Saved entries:
------------------------------

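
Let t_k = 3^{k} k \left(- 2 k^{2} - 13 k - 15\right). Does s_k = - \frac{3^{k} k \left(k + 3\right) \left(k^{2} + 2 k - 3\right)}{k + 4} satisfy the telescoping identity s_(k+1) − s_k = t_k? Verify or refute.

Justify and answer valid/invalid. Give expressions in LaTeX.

Invalid: residual \frac{3^{k} k \left(2 k^{3} + 20 k^{2} + 65 k + 63\right)}{k^{2} + 9 k + 20} ≠ 0.

s_(k+1) = 3**(k + 1)*k*(-k**3 - 9*k**2 - 24*k - 16)/(k + 5)
s_(k+1) − s_k = 3**k*k*(-2*k**4 - 29*k**3 - 152*k**2 - 330*k - 237)/(k**2 + 9*k + 20)
(s_(k+1) − s_k) − t_k = 3**k*k*(2*k**3 + 20*k**2 + 65*k + 63)/(k**2 + 9*k + 20)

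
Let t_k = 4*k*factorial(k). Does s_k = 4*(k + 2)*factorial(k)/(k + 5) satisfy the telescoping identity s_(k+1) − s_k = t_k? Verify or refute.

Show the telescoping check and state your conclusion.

s_(k+1) = 4*(k + 3)*factorial(k + 1)/(k + 6)
s_(k+1) − s_k = 4*(k**3 + 8*k**2 + 15*k + 3)*factorial(k)/((k + 5)*(k + 6))
(s_(k+1) − s_k) − t_k = -12*(k**2 + 5*k - 1)*factorial(k)/((k + 5)*(k + 6))

Invalid: residual -12*(k**2 + 5*k - 1)*factorial(k)/((k + 5)*(k + 6)) ≠ 0.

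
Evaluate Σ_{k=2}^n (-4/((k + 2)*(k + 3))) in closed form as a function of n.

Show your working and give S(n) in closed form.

S(n) = (1 - n)/(n + 3)

Step 1: r(k) = (k + 2)/(k + 4).
Gosper form: A/B · C(k+1)/C(k) with A=k + 2, B=k + 4, C=1.
f must satisfy (k + 2)·f(k+1) − (k + 3)·f(k) = 1.
Degrees (1,1,0) ⇒ d ≤ 1.
Solving with deg f ≤ 1: f(k) = k/2.
So s_k = (B(k−1)f/C)·t_k = (k*(k + 3)/2)·t_k = -2*k/(k + 2).
Check: Δs_k = -4/(k**2 + 5*k + 6). ✓
Evaluate: s_(n+1) = 2*(-n - 1)/(n + 3); subtract s_(2) = -1 ⇒ S(n) = (1 - n)/(n + 3).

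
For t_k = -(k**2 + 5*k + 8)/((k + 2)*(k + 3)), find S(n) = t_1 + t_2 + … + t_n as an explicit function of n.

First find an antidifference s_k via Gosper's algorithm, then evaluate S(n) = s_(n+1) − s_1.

S(n) = n*(-3*n - 11)/(3*(n + 3))

The ratio is (k + 2)*(5*k + (k + 1)**2 + 13)/((k + 4)*(k**2 + 5*k + 8)).
A = k + 2, B = k + 4, C = k**2 + 5*k + 8.
Solve (k + 2)·f(k+1) − (k + 3)·f(k) = k**2 + 5*k + 8.
From deg A=1, deg B=1, deg C=2: d=2.
Solving with deg f ≤ 2: f(k) = k*(k + 3).
Then R = B(k−1)f/C = k*(k + 3)**2/(k**2 + 5*k + 8), so s_k = R(k)·t_k = k*(-k - 3)/(k + 2).
Verify: (-k**2 - 5*k - 8)/(k**2 + 5*k + 6) matches t_k.
Σ_(k=1)^n t_k = s_(n+1) − s_(1) = ((-n**2 - 5*n - 4)/(n + 3)) − (-4/3), i.e. n*(-3*n - 11)/(3*(n + 3)).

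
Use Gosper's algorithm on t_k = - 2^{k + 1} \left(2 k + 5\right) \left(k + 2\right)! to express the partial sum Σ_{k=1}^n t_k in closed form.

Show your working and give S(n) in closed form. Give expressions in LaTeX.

Ratio r(k) = 2*(k + 3)*(2*k + 7)/(2*k + 5).
A = 2*k + 6, B = 1, C = k + 5/2.
Need (2*k + 6)·f(k+1) − (1)·f(k) = k + 5/2.
Bound: deg f ≤ 0.
Solving with deg f ≤ 0: f(k) = 1/2.
Certificate R = B(k−1)f/C = 1/(2*k + 5) gives s_k = -2**(k + 1)*factorial(k + 2).
s_(k+1) − s_k = -2**(k + 1)*(2*k + 5)*factorial(k + 2) = t_k.
Evaluate: s_(n+1) = -2**(n + 2)*factorial(n + 3); subtract s_(1) = -24 ⇒ S(n) = -4*2**n*factorial(n + 3) + 24.

S(n) = - 4 \cdot 2^{n} \left(n + 3\right)! + 24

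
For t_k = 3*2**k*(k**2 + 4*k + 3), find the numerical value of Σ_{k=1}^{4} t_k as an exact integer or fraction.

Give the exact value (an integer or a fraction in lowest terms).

Σ = 2484

t_(k+1)/t_k = 2*(k**2 + 6*k + 8)/(k**2 + 4*k + 3).
So A=2 and B=1, with C=k**2 + 4*k + 3.
f must satisfy (2)·f(k+1) − (1)·f(k) = k**2 + 4*k + 3.
From deg A=0, deg B=0, deg C=2: d=2.
Solving with deg f ≤ 2: f(k) = k**2 + 1.
R(k) = B(k−1)·f(k)/C(k) = (k**2 + 1)/((k + 1)*(k + 3)); s_k = R·t_k = 3*2**k*(k**2 + 1).
s_(k+1) − s_k = 3*2**k*(k**2 + 4*k + 3) = t_k.
Telescoping: Σ = s_(5) − s_(1) = 2496 − (12) = 2484.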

------------------------------

**Your objective**
Please copy every line from the entries that includes the word "identity".

**Your response**
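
Let t_k = 3^{k} k \left(- 2 k^{2} - 13 k - 15\right). Does s_k = - \frac{3^{k} k \left(k + 3\right) \left(k^{2} + 2 k - 3\right)}{k + 4} satisfy the telescoping identity s_(k+1) − s_k = t_k? Verify or refute.
Let t_k = 4*k*factorial(k). Does s_k = 4*(k + 2)*factorial(k)/(k + 5) satisfy the telescoping identity s_(k+1) − s_k = t_k? Verify or refute.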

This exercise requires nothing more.